REQUIRED ACTION:
Within the entries below, the lines from the one with "of commuting letters." through the one with "State |[w]| as an integer." are to be set down exactly, both ends kept.

MATERIAL FOR THIS TASK:
········
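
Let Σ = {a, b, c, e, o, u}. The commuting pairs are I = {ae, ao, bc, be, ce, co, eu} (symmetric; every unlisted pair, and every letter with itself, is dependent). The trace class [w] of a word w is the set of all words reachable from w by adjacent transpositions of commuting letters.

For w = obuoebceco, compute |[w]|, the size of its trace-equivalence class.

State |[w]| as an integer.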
········
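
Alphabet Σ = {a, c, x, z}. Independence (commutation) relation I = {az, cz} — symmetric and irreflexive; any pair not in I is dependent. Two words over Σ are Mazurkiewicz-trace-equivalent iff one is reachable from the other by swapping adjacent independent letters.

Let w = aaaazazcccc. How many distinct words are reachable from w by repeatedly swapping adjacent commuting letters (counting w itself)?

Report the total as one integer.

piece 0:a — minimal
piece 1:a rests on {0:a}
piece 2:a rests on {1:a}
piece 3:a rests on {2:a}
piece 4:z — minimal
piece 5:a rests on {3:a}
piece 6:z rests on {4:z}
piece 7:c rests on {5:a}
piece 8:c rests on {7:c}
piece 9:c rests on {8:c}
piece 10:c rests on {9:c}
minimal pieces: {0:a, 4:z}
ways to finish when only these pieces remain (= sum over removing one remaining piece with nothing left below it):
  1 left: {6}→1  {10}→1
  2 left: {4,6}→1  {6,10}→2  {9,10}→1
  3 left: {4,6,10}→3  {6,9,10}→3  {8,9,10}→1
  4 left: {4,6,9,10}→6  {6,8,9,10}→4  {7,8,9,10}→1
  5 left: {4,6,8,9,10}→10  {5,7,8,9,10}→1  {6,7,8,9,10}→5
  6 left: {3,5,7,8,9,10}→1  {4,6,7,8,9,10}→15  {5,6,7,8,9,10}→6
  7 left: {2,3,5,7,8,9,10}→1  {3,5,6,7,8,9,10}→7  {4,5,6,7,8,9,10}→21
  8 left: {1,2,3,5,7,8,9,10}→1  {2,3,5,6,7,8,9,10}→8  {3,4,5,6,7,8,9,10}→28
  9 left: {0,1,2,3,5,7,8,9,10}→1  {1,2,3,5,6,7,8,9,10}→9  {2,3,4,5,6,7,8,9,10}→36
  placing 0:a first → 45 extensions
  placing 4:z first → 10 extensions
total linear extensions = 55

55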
········
RESPONSE AREA:
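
Let Σ = {a, b, c, e, o, u}. The commuting pairs are I = {ae, ao, bc, be, ce, co, eu} (symmetric; every unlisted pair, and every letter with itself, is dependent). The trace class [w] of a word w is the set of all words reachable from w by adjacent transpositions of commuting letters.

For w = obuoebceco, compute |[w]|, the size of its trace-equivalence class.

State |[w]| as an integer.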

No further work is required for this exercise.